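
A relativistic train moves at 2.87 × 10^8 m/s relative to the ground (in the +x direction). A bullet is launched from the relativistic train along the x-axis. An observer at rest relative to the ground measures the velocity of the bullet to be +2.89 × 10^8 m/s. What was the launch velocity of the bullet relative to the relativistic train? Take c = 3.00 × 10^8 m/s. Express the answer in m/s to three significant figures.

+2.55 × 10^7 m/s

v = 0.957c, u = 0.963c.
Invert the composition law: u' = (u − v)/(1 − uv/c²).
u' = (0.963 − 0.957) / (1 − (0.963)(0.957)) = 0.0067/0.0784 = 0.0850.
u' = 0.0850 × 3.00 × 10^8 m/s.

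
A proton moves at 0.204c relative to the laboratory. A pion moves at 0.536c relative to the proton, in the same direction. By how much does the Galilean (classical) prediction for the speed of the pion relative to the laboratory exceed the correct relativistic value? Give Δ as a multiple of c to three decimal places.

Δ = 0.073c

Galilean: u_cl = 0.536 + 0.204 = 0.7400.
Relativistic: u_rel = (0.536 + 0.204) / (1 + 0.536·0.204) = 0.7400/1.1093 = 0.6671.
Δ = 0.7400 − 0.6671 = 0.0729.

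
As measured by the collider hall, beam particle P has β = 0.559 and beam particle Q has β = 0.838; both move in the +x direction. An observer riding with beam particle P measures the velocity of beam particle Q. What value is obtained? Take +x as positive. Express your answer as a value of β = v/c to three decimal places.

β_A = 0.559, β_B = 0.838.
Transform to A's frame with the inverse velocity-addition law: u' = (u − v)/(1 − uv/c²), taking u = β_B and v = β_A.
u' = (0.838 − 0.559) / (1 − (0.559)(0.838)) = 0.2790/0.5316 = 0.5249.

β = +0.525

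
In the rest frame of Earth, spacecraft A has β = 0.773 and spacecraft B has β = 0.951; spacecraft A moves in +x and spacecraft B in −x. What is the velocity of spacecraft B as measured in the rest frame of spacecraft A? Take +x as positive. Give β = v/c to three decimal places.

β_A = 0.773, β_B = -0.951.
Transform to A's frame with the inverse velocity-addition law: u' = (u − v)/(1 − uv/c²), taking u = β_B and v = β_A.
u' = (-0.951 − 0.773) / (1 − (0.773)(-0.951)) = -1.7240/1.7351 = -0.9936.

β = -0.994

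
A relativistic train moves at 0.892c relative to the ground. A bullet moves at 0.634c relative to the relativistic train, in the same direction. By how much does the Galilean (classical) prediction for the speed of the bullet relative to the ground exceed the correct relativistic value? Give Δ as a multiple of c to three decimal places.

Galilean: u_cl = 0.634 + 0.892 = 1.5260.
Relativistic: u_rel = (0.634 + 0.892) / (1 + 0.634·0.892) = 1.5260/1.5655 = 0.9748.
Δ = 1.5260 − 0.9748 = 0.5512.
(The classical prediction exceeds c; the relativistic result does not.)

Δ = 0.551c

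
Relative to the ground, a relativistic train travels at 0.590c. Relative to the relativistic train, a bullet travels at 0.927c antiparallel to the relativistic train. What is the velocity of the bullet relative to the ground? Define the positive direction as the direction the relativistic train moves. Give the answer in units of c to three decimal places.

With v = 0.590 and u' = -0.927 (in units of c),
u = (u' + v)/(1 + u'v/c²):
u = (-0.927 + 0.590) / (1 + (-0.927)·0.590) = -0.3370/0.4531 = -0.7438

-0.744c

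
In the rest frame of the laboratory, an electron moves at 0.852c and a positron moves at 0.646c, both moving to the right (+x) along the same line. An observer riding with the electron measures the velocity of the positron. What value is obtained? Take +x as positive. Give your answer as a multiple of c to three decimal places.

-0.458c

β_A = 0.852, β_B = 0.646.
Transform to A's frame with the inverse velocity-addition law: u' = (u − v)/(1 − uv/c²), taking u = β_B and v = β_A.
u' = (0.646 − 0.852) / (1 − (0.852)(0.646)) = -0.2060/0.4496 = -0.4582.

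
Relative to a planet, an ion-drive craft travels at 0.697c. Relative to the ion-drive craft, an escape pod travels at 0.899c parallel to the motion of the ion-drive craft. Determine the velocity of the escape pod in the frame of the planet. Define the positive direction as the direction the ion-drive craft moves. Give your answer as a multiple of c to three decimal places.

With v = 0.697 and u' = 0.899 (in units of c),
u = (u' + v)/(1 + u'v/c²):
u = (0.899 + 0.697) / (1 + 0.899·0.697) = 1.5960/1.6266 = 0.9812

0.981c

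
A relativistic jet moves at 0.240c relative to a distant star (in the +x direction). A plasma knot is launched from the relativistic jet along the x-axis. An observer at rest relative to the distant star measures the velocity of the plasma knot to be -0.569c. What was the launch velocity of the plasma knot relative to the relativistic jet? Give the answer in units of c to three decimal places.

-0.712c

Invert the composition law: u' = (u − v)/(1 − uv/c²).
u' = (-0.569 − 0.240) / (1 − (-0.569)(0.240)) = -0.8090/1.1366 = -0.7118.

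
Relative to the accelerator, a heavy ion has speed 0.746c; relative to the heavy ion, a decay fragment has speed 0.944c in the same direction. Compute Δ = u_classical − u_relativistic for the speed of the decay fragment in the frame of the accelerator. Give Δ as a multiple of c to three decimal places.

Δ = 0.698c

Galilean: u_cl = 0.944 + 0.746 = 1.6900.
Relativistic: u_rel = (0.944 + 0.746) / (1 + 0.944·0.746) = 1.6900/1.7042 = 0.9917.
Δ = 1.6900 − 0.9917 = 0.6983.
(The classical prediction exceeds c; the relativistic result does not.)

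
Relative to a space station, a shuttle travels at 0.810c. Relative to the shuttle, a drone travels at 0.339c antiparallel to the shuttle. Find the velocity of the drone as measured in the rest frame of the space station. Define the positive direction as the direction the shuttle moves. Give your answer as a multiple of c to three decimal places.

With v = 0.810 and u' = -0.339 (in units of c),
u = (u' + v)/(1 + u'v/c²):
u = (-0.339 + 0.810) / (1 + (-0.339)·0.810) = 0.4710/0.7254 = 0.6493
(Galilean addition would give +0.471c.)

+0.649c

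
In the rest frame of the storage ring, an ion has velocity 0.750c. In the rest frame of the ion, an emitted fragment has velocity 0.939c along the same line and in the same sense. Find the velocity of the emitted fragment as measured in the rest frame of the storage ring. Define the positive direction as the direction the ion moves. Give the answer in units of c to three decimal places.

With v = 0.750 and u' = 0.939 (in units of c),
u = (u' + v)/(1 + u'v/c²):
u = (0.939 + 0.750) / (1 + 0.939·0.750) = 1.6890/1.7043 = 0.9911

0.991c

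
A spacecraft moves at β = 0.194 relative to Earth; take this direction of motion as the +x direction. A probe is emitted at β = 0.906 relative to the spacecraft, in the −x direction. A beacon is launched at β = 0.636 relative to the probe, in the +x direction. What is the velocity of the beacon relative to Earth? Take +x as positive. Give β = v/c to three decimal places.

β = -0.506

Apply u = (u' + v)/(1 + u'v/c²) successively, working outward toward Earth.
Start: velocity of the spacecraft relative to Earth = 0.1940c.
Compose with the probe (u' = -0.906 in the spacecraft frame): u_1 = (-0.906 + 0.194) / (1 + (-0.906)·0.194) = -0.7120/0.8242 = -0.8638.
Compose with the beacon (u' = 0.636 in the probe frame): u_2 = (0.636 + (-0.864)) / (1 + 0.636·(-0.864)) = -0.2278/0.4506 = -0.5056.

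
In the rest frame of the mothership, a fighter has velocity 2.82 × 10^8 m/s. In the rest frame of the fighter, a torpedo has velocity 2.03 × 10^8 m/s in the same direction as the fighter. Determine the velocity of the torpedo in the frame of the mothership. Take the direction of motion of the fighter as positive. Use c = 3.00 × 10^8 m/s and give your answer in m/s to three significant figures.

In units of c (dividing by 3.00 × 10^8 m/s): v = 0.940, u' = 0.677.
u = (u' + v)/(1 + u'v/c²):
u = (0.677 + 0.940) / (1 + 0.677·0.940) = 1.6167/1.6361 = 0.9881
(Galilean addition would give +1.617c, exceeding c.)
Converting back: u = 0.9881 × 3.00 × 10^8 m/s.

2.96 × 10^8 m/s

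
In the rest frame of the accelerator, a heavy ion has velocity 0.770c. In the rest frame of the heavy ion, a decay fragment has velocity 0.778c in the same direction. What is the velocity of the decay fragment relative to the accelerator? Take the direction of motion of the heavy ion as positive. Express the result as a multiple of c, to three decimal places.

0.968c

With v = 0.770 and u' = 0.778 (in units of c),
u = (u' + v)/(1 + u'v/c²):
u = (0.778 + 0.770) / (1 + 0.778·0.770) = 1.5480/1.5991 = 0.9681
(Galilean addition would give +1.548c, exceeding c.)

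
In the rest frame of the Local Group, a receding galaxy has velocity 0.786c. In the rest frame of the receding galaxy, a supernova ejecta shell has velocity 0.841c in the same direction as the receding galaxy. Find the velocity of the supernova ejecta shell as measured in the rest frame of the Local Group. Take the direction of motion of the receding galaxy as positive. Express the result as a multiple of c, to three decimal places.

0.980c

With v = 0.786 and u' = 0.841 (in units of c),
u = (u' + v)/(1 + u'v/c²):
u = (0.841 + 0.786) / (1 + 0.841·0.786) = 1.6270/1.6610 = 0.9795
(Galilean addition would give +1.627c, exceeding c.)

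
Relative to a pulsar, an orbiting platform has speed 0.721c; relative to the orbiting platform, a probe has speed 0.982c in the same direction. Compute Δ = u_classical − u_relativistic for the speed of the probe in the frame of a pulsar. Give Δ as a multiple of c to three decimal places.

Δ = 0.706c

Galilean: u_cl = 0.982 + 0.721 = 1.7030.
Relativistic: u_rel = (0.982 + 0.721) / (1 + 0.982·0.721) = 1.7030/1.7080 = 0.9971.
Δ = 1.7030 − 0.9971 = 0.7059.
(The classical prediction exceeds c; the relativistic result does not.)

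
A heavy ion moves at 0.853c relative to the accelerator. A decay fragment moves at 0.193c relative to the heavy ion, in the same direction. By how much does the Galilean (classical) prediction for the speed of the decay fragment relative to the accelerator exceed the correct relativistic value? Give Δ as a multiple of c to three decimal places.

Δ = 0.148c

Galilean: u_cl = 0.193 + 0.853 = 1.0460.
Relativistic: u_rel = (0.193 + 0.853) / (1 + 0.193·0.853) = 1.0460/1.1646 = 0.8981.
Δ = 1.0460 − 0.8981 = 0.1479.
(The classical prediction exceeds c; the relativistic result does not.)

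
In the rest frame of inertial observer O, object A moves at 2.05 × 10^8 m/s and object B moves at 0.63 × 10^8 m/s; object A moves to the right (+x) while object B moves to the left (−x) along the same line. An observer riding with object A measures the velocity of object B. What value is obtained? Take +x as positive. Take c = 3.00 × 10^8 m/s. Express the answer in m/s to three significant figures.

β_A = 0.683, β_B = -0.210 (dividing each by c = 3.00 × 10^8 m/s).
Transform to A's frame with the inverse velocity-addition law: u' = (u − v)/(1 − uv/c²), taking u = β_B and v = β_A.
u' = (-0.210 − 0.683) / (1 − (0.683)(-0.210)) = -0.8933/1.1435 = -0.7812.
u' = -0.7812 × 3.00 × 10^8 m/s.

-2.34 × 10^8 m/s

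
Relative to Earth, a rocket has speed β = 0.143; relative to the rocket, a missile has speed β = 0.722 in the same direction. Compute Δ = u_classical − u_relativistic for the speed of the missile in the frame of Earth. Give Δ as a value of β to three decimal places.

Δ = 0.081

Galilean: u_cl = 0.722 + 0.143 = 0.8650.
Relativistic: u_rel = (0.722 + 0.143) / (1 + 0.722·0.143) = 0.8650/1.1032 = 0.7840.
Δ = 0.8650 − 0.7840 = 0.0810.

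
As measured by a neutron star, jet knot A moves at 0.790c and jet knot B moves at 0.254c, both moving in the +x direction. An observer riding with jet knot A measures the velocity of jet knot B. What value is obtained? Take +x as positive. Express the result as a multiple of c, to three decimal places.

-0.671c

β_A = 0.790, β_B = 0.254.
Transform to A's frame with the inverse velocity-addition law: u' = (u − v)/(1 − uv/c²), taking u = β_B and v = β_A.
u' = (0.254 − 0.790) / (1 − (0.790)(0.254)) = -0.5360/0.7993 = -0.6706.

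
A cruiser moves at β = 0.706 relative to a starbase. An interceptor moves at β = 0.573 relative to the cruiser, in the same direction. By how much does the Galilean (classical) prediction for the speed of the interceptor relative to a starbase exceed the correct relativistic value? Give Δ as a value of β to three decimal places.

Galilean: u_cl = 0.573 + 0.706 = 1.2790.
Relativistic: u_rel = (0.573 + 0.706) / (1 + 0.573·0.706) = 1.2790/1.4045 = 0.9106.
Δ = 1.2790 − 0.9106 = 0.3684.
(The classical prediction exceeds c; the relativistic result does not.)

Δ = 0.368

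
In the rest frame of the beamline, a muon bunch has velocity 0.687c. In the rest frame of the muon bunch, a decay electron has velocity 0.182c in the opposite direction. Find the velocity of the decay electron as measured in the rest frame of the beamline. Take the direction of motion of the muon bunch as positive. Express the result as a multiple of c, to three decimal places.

With v = 0.687 and u' = -0.182 (in units of c),
u = (u' + v)/(1 + u'v/c²):
u = (-0.182 + 0.687) / (1 + (-0.182)·0.687) = 0.5050/0.8750 = 0.5772
(Galilean addition would give +0.505c.)

+0.577c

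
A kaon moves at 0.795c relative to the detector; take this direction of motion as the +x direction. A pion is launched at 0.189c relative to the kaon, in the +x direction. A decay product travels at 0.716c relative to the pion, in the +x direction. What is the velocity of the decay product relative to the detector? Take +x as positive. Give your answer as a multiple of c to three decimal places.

Apply u = (u' + v)/(1 + u'v/c²) successively, working outward toward the detector.
Start: velocity of the kaon relative to the detector = 0.7950c.
Compose with the pion (u' = 0.189 in the kaon frame): u_1 = (0.189 + 0.795) / (1 + 0.189·0.795) = 0.9840/1.1503 = 0.8555.
Compose with the decay product (u' = 0.716 in the pion frame): u_2 = (0.716 + 0.855) / (1 + 0.716·0.855) = 1.5715/1.6125 = 0.9745.

0.975c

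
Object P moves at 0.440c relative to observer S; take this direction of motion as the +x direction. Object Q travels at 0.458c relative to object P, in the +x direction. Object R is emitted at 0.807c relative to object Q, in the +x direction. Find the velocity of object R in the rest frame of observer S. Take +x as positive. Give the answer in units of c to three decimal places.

0.970c

Apply u = (u' + v)/(1 + u'v/c²) successively, working outward toward observer S.
Start: velocity of object P relative to observer S = 0.4400c.
Compose with object Q (u' = 0.458 in object P frame): u_1 = (0.458 + 0.440) / (1 + 0.458·0.440) = 0.8980/1.2015 = 0.7474.
Compose with object R (u' = 0.807 in object Q frame): u_2 = (0.807 + 0.747) / (1 + 0.807·0.747) = 1.5544/1.6031 = 0.9696.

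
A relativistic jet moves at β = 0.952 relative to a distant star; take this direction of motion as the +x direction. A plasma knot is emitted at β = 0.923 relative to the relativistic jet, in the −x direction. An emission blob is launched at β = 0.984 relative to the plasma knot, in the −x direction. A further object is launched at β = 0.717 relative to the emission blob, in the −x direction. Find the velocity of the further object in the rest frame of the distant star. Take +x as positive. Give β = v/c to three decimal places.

β = -0.996

Apply u = (u' + v)/(1 + u'v/c²) successively, working outward toward the distant star.
Start: velocity of the relativistic jet relative to the distant star = 0.9520c.
Compose with the plasma knot (u' = -0.923 in the relativistic jet frame): u_1 = (-0.923 + 0.952) / (1 + (-0.923)·0.952) = 0.0290/0.1213 = 0.2391.
Compose with the emission blob (u' = -0.984 in the plasma knot frame): u_2 = (-0.984 + 0.239) / (1 + (-0.984)·0.239) = -0.7449/0.7648 = -0.9741.
Compose with the further object (u' = -0.717 in the emission blob frame): u_3 = (-0.717 + (-0.974)) / (1 + (-0.717)·(-0.974)) = -1.6911/1.6984 = -0.9957.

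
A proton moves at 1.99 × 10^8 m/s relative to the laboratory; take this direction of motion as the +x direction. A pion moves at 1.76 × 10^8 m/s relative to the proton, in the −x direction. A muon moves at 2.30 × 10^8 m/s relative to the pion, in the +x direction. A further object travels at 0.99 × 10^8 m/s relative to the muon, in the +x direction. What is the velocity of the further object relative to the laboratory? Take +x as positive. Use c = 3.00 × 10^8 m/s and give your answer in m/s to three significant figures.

Apply u = (u' + v)/(1 + u'v/c²) successively, working outward toward the laboratory.
(Dividing each given speed by c = 3.00 × 10^8 m/s to work in units of c.)
Start: velocity of the proton relative to the laboratory = 0.6633c.
Compose with the pion (u' = -0.587 in the proton frame): u_1 = (-0.587 + 0.663) / (1 + (-0.587)·0.663) = 0.0767/0.6108 = 0.1255.
Compose with the muon (u' = 0.767 in the pion frame): u_2 = (0.767 + 0.126) / (1 + 0.767·0.126) = 0.8922/1.0962 = 0.8139.
Compose with the further object (u' = 0.330 in the muon frame): u_3 = (0.330 + 0.814) / (1 + 0.330·0.814) = 1.1439/1.2686 = 0.9017.
So u = 0.9017 × 3.00 × 10^8 m/s.

+2.71 × 10^8 m/s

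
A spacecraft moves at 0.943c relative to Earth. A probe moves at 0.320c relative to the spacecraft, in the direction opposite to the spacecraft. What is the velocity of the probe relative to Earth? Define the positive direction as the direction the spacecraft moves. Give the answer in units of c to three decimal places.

+0.892c

With v = 0.943 and u' = -0.320 (in units of c),
u = (u' + v)/(1 + u'v/c²):
u = (-0.320 + 0.943) / (1 + (-0.320)·0.943) = 0.6230/0.6982 = 0.8922
(Galilean addition would give +0.623c.)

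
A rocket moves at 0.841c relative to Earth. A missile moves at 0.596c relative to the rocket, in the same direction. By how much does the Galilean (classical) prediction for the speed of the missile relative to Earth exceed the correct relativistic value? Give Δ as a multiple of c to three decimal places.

Galilean: u_cl = 0.596 + 0.841 = 1.4370.
Relativistic: u_rel = (0.596 + 0.841) / (1 + 0.596·0.841) = 1.4370/1.5012 = 0.9572.
Δ = 1.4370 − 0.9572 = 0.4798.
(The classical prediction exceeds c; the relativistic result does not.)

Δ = 0.480c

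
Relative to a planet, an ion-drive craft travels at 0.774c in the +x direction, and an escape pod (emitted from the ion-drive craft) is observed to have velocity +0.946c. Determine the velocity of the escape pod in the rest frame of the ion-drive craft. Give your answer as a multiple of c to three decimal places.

Invert the composition law: u' = (u − v)/(1 − uv/c²).
u' = (0.946 − 0.774) / (1 − (0.946)(0.774)) = 0.1720/0.2678 = 0.6423.

+0.642c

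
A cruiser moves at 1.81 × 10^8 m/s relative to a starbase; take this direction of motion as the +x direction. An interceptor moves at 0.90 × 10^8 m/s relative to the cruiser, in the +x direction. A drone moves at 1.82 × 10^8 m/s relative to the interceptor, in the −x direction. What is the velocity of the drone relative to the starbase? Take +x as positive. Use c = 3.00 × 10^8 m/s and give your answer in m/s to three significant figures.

Apply u = (u' + v)/(1 + u'v/c²) successively, working outward toward the starbase.
(Dividing each given speed by c = 3.00 × 10^8 m/s to work in units of c.)
Start: velocity of the cruiser relative to the starbase = 0.6033c.
Compose with the interceptor (u' = 0.300 in the cruiser frame): u_1 = (0.300 + 0.603) / (1 + 0.300·0.603) = 0.9033/1.1810 = 0.7649.
Compose with the drone (u' = -0.607 in the interceptor frame): u_2 = (-0.607 + 0.765) / (1 + (-0.607)·0.765) = 0.1582/0.5360 = 0.2952.
So u = 0.2952 × 3.00 × 10^8 m/s.

+8.86 × 10^7 m/s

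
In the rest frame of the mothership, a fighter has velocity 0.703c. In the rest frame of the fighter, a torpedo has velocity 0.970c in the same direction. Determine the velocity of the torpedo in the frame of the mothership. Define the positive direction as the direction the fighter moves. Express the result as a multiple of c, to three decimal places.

0.995c

With v = 0.703 and u' = 0.970 (in units of c),
u = (u' + v)/(1 + u'v/c²):
u = (0.970 + 0.703) / (1 + 0.970·0.703) = 1.6730/1.6819 = 0.9947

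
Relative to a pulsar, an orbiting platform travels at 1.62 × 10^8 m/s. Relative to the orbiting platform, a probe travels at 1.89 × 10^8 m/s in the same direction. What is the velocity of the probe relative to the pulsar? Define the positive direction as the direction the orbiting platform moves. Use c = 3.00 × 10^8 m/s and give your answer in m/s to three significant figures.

2.62 × 10^8 m/s

In units of c (dividing by 3.00 × 10^8 m/s): v = 0.540, u' = 0.630.
u = (u' + v)/(1 + u'v/c²):
u = (0.630 + 0.540) / (1 + 0.630·0.540) = 1.1700/1.3402 = 0.8730
Converting back: u = 0.8730 × 3.00 × 10^8 m/s.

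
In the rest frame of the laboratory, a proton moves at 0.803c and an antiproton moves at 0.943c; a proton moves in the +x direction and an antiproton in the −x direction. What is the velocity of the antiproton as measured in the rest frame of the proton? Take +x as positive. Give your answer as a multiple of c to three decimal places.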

-------

Work instructions :: Set down, word for word, every line from the line that holds "Relative to a pulsar, an orbiting platform travels" to the end of the entries above, including both ends.

Response to this exercise ::
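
Relative to a pulsar, an orbiting platform travels at 1.62 × 10^8 m/s. Relative to the orbiting platform, a probe travels at 1.89 × 10^8 m/s in the same direction. What is the velocity of the probe relative to the pulsar? Define the positive direction as the direction the orbiting platform moves. Use c = 3.00 × 10^8 m/s and give your answer in m/s to three significant figures.

2.62 × 10^8 m/s

In units of c (dividing by 3.00 × 10^8 m/s): v = 0.540, u' = 0.630.
u = (u' + v)/(1 + u'v/c²):
u = (0.630 + 0.540) / (1 + 0.630·0.540) = 1.1700/1.3402 = 0.8730
Converting back: u = 0.8730 × 3.00 × 10^8 m/s.

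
In the rest frame of the laboratory, a proton moves at 0.803c and an antiproton moves at 0.943c; a proton moves in the +x direction and an antiproton in the −x direction. What is the velocity of the antiproton as measured in the rest frame of the proton? Take +x as positive. Give your answer as a multiple of c to three decimal places.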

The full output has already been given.